### [PROBLEM REQUIREMENTS]
Repeat the listing that comes next, leaving nothing out and changing nothing.

### [RECORDS PROVIDED]

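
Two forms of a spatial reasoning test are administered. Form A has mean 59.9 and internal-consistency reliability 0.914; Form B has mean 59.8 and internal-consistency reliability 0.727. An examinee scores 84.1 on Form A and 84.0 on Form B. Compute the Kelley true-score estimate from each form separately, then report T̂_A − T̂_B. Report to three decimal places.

4.625

T̂_A = 0.914(84.1) + 0.086(59.9) = 82.01880
T̂_B = 0.727(84.0) + 0.273(59.8) = 77.39340
T̂_A − T̂_B = 4.62540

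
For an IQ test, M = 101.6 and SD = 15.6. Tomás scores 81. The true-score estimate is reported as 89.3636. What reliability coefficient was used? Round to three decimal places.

T̂ = ρX + (1 − ρ)μ  ⇒  T̂ − μ = ρ(X − μ)
ρ = (T̂ − μ)/(X − μ) = (89.3636 − 101.6) / (81 − 101.6) = -12.2364 / -20.6 = 0.59400

0.594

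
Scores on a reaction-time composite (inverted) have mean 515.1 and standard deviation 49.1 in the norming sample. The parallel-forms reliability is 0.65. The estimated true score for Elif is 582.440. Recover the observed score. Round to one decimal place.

T̂ = ρX + (1 − ρ)μ  ⇒  X = (T̂ − (1 − ρ)μ) / ρ
X = (582.440 − 0.35 × 515.1) / 0.65 = (582.440 − 180.285) / 0.65 = 402.155 / 0.65 = 618.700

618.7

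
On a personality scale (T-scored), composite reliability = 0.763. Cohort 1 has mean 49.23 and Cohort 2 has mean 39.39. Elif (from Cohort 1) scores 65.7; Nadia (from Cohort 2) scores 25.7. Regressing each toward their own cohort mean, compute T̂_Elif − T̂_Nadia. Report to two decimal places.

T̂_Elif = 0.763(65.7) + 0.237(49.23) = 61.7966
T̂_Nadia = 0.763(25.7) + 0.237(39.39) = 28.9445
Difference = 61.7966 − 28.9445 = 32.8521

32.85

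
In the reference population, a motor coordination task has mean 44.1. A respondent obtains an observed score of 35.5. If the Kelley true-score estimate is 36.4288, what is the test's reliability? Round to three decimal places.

0.892

T̂ = ρX + (1 − ρ)μ  ⇒  T̂ − μ = ρ(X − μ)
ρ = (T̂ − μ)/(X − μ) = (36.4288 − 44.1) / (35.5 − 44.1) = -7.6712 / -8.6 = 0.89200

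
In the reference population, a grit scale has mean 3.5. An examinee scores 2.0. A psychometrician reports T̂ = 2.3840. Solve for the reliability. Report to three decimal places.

0.744

T̂ = ρX + (1 − ρ)μ  ⇒  T̂ − μ = ρ(X − μ)
ρ = (T̂ − μ)/(X − μ) = (2.3840 − 3.5) / (2.0 − 3.5) = -1.1160 / -1.5 = 0.74400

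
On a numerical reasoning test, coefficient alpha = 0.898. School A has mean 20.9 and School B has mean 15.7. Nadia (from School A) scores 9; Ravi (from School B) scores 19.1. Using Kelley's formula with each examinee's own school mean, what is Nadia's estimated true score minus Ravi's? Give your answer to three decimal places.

-8.539

T̂_Nadia = 0.898(9) + 0.102(20.9) = 10.21380
T̂_Ravi = 0.898(19.1) + 0.102(15.7) = 18.75320
Difference = 10.21380 − 18.75320 = -8.53940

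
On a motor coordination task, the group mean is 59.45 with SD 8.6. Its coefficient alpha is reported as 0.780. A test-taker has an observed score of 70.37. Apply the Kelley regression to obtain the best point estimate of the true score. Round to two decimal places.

T̂ = ρX + (1 − ρ)μ
  = 0.780 × 70.37 + 0.220 × 59.45
  = 54.88860 + 13.07900
  = 67.968
  ≈ 67.97

67.97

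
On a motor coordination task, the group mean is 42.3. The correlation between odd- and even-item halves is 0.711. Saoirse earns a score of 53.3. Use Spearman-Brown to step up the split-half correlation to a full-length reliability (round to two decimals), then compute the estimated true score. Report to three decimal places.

51.430

Spearman-Brown: ρ = 2r/(1 + r) = 2(0.711)/(1 + 0.711) = 1.4220/1.711 = 0.8311 → 0.83
T̂ = ρX + (1 − ρ)μ
  = 0.83 × 53.3 + 0.17 × 42.3
  = 44.239 + 7.191
  = 51.4300
  ≈ 51.430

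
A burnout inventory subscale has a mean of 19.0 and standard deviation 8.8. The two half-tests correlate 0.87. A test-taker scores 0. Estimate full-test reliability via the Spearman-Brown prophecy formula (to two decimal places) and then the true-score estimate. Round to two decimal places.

1.33

Spearman-Brown: ρ = 2r/(1 + r) = 2(0.87)/(1 + 0.87) = 1.740/1.87 = 0.9305 → 0.93
Weight the observed score by reliability and the mean by (1 − reliability): T̂ = 0.93·0 + 0.07·19.0 = 0.00 + 1.330 = 1.330.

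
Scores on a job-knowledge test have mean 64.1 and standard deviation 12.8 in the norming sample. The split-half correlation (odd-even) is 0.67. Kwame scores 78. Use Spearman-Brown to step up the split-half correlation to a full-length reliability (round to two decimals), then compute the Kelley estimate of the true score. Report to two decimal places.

Spearman-Brown: ρ = 2r/(1 + r) = 2(0.67)/(1 + 0.67) = 1.340/1.67 = 0.8024 → 0.80
T̂ = ρX + (1 − ρ)μ
  = 0.80 × 78 + 0.20 × 64.1
  = 62.40 + 12.820
  = 75.220
  ≈ 75.22

75.22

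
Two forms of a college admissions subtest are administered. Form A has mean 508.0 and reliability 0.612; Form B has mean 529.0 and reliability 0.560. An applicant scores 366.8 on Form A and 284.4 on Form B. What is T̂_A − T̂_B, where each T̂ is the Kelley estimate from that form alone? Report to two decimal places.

29.56

T̂_A = 0.612(366.8) + 0.388(508.0) = 421.5856
T̂_B = 0.560(284.4) + 0.440(529.0) = 392.0240
T̂_A − T̂_B = 29.5616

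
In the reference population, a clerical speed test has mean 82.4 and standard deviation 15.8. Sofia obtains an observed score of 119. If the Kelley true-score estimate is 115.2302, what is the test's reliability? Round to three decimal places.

T̂ = ρX + (1 − ρ)μ  ⇒  T̂ − μ = ρ(X − μ)
ρ = (T̂ − μ)/(X − μ) = (115.2302 − 82.4) / (119 − 82.4) = 32.8302 / 36.6 = 0.89700

0.897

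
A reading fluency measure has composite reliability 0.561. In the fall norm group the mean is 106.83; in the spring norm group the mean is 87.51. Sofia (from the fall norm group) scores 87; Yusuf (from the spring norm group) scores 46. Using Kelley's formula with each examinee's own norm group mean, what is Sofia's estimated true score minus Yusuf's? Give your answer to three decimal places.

T̂_Sofia = 0.561(87) + 0.439(106.83) = 95.70537
T̂_Yusuf = 0.561(46) + 0.439(87.51) = 64.22289
Difference = 95.70537 − 64.22289 = 31.48248

31.482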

### [EXERCISE RESPONSE]
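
Two forms of a spatial reasoning test are administered. Form A has mean 59.9 and internal-consistency reliability 0.914; Form B has mean 59.8 and internal-consistency reliability 0.727. An examinee scores 84.1 on Form A and 84.0 on Form B. Compute the Kelley true-score estimate from each form separately, then report T̂_A − T̂_B. Report to three decimal places.

4.625

T̂_A = 0.914(84.1) + 0.086(59.9) = 82.01880
T̂_B = 0.727(84.0) + 0.273(59.8) = 77.39340
T̂_A − T̂_B = 4.62540

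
For an IQ test, M = 101.6 and SD = 15.6. Tomás scores 81. The true-score estimate is reported as 89.3636. What reliability coefficient was used? Round to three decimal places.

T̂ = ρX + (1 − ρ)μ  ⇒  T̂ − μ = ρ(X − μ)
ρ = (T̂ − μ)/(X − μ) = (89.3636 − 101.6) / (81 − 101.6) = -12.2364 / -20.6 = 0.59400

0.594

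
Scores on a reaction-time composite (inverted) have mean 515.1 and standard deviation 49.1 in the norming sample. The parallel-forms reliability is 0.65. The estimated true score for Elif is 582.440. Recover the observed score. Round to one decimal place.

T̂ = ρX + (1 − ρ)μ  ⇒  X = (T̂ − (1 − ρ)μ) / ρ
X = (582.440 − 0.35 × 515.1) / 0.65 = (582.440 − 180.285) / 0.65 = 402.155 / 0.65 = 618.700

618.7

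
On a personality scale (T-scored), composite reliability = 0.763. Cohort 1 has mean 49.23 and Cohort 2 has mean 39.39. Elif (from Cohort 1) scores 65.7; Nadia (from Cohort 2) scores 25.7. Regressing each toward their own cohort mean, compute T̂_Elif − T̂_Nadia. Report to two decimal places.

T̂_Elif = 0.763(65.7) + 0.237(49.23) = 61.7966
T̂_Nadia = 0.763(25.7) + 0.237(39.39) = 28.9445
Difference = 61.7966 − 28.9445 = 32.8521

32.85

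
In the reference population, a motor coordination task has mean 44.1. A respondent obtains an observed score of 35.5. If the Kelley true-score estimate is 36.4288, what is the test's reliability? Round to three decimal places.

0.892

T̂ = ρX + (1 − ρ)μ  ⇒  T̂ − μ = ρ(X − μ)
ρ = (T̂ − μ)/(X − μ) = (36.4288 − 44.1) / (35.5 − 44.1) = -7.6712 / -8.6 = 0.89200

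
In the reference population, a grit scale has mean 3.5. An examinee scores 2.0. A psychometrician reports T̂ = 2.3840. Solve for the reliability. Report to three decimal places.

0.744

T̂ = ρX + (1 − ρ)μ  ⇒  T̂ − μ = ρ(X − μ)
ρ = (T̂ − μ)/(X − μ) = (2.3840 − 3.5) / (2.0 − 3.5) = -1.1160 / -1.5 = 0.74400

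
On a numerical reasoning test, coefficient alpha = 0.898. School A has mean 20.9 and School B has mean 15.7. Nadia (from School A) scores 9; Ravi (from School B) scores 19.1. Using Kelley's formula with each examinee's own school mean, what is Nadia's estimated true score minus Ravi's? Give your answer to three decimal places.

-8.539

T̂_Nadia = 0.898(9) + 0.102(20.9) = 10.21380
T̂_Ravi = 0.898(19.1) + 0.102(15.7) = 18.75320
Difference = 10.21380 − 18.75320 = -8.53940

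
On a motor coordination task, the group mean is 59.45 with SD 8.6. Its coefficient alpha is reported as 0.780. A test-taker has an observed score of 70.37. Apply the Kelley regression to obtain the best point estimate of the true score. Round to two decimal places.

T̂ = ρX + (1 − ρ)μ
  = 0.780 × 70.37 + 0.220 × 59.45
  = 54.88860 + 13.07900
  = 67.968
  ≈ 67.97

67.97

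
On a motor coordination task, the group mean is 42.3. The correlation between odd- and even-item halves is 0.711. Saoirse earns a score of 53.3. Use Spearman-Brown to step up the split-half correlation to a full-length reliability (round to two decimals), then compute the estimated true score. Report to three decimal places.

51.430

Spearman-Brown: ρ = 2r/(1 + r) = 2(0.711)/(1 + 0.711) = 1.4220/1.711 = 0.8311 → 0.83
T̂ = ρX + (1 − ρ)μ
  = 0.83 × 53.3 + 0.17 × 42.3
  = 44.239 + 7.191
  = 51.4300
  ≈ 51.430

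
A burnout inventory subscale has a mean of 19.0 and standard deviation 8.8. The two half-tests correlate 0.87. A test-taker scores 0. Estimate full-test reliability via the Spearman-Brown prophecy formula (to two decimal places) and then the true-score estimate. Round to two decimal places.

1.33

Spearman-Brown: ρ = 2r/(1 + r) = 2(0.87)/(1 + 0.87) = 1.740/1.87 = 0.9305 → 0.93
Weight the observed score by reliability and the mean by (1 − reliability): T̂ = 0.93·0 + 0.07·19.0 = 0.00 + 1.330 = 1.330.

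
Scores on a job-knowledge test have mean 64.1 and standard deviation 12.8 in the norming sample. The split-half correlation (odd-even) is 0.67. Kwame scores 78. Use Spearman-Brown to step up the split-half correlation to a full-length reliability (round to two decimals), then compute the Kelley estimate of the true score. Report to two decimal places.

Spearman-Brown: ρ = 2r/(1 + r) = 2(0.67)/(1 + 0.67) = 1.340/1.67 = 0.8024 → 0.80
T̂ = ρX + (1 − ρ)μ
  = 0.80 × 78 + 0.20 × 64.1
  = 62.40 + 12.820
  = 75.220
  ≈ 75.22

75.22

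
Two forms of a college admissions subtest are administered. Form A has mean 508.0 and reliability 0.612; Form B has mean 529.0 and reliability 0.560. An applicant scores 366.8 on Form A and 284.4 on Form B. What is T̂_A − T̂_B, where each T̂ is the Kelley estimate from that form alone? Report to two decimal places.

29.56

T̂_A = 0.612(366.8) + 0.388(508.0) = 421.5856
T̂_B = 0.560(284.4) + 0.440(529.0) = 392.0240
T̂_A − T̂_B = 29.5616

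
In the reference population, a clerical speed test has mean 82.4 and standard deviation 15.8. Sofia obtains an observed score of 119. If the Kelley true-score estimate is 115.2302, what is the test's reliability? Round to three decimal places.

T̂ = ρX + (1 − ρ)μ  ⇒  T̂ − μ = ρ(X − μ)
ρ = (T̂ − μ)/(X − μ) = (115.2302 − 82.4) / (119 − 82.4) = 32.8302 / 36.6 = 0.89700

0.897

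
A reading fluency measure has composite reliability 0.561. In the fall norm group the mean is 106.83; in the spring norm group the mean is 87.51. Sofia (from the fall norm group) scores 87; Yusuf (from the spring norm group) scores 46. Using Kelley's formula with each examinee's own norm group mean, what is Sofia's estimated true score minus Yusuf's? Give your answer to three decimal places.

T̂_Sofia = 0.561(87) + 0.439(106.83) = 95.70537
T̂_Yusuf = 0.561(46) + 0.439(87.51) = 64.22289
Difference = 95.70537 − 64.22289 = 31.48248

31.482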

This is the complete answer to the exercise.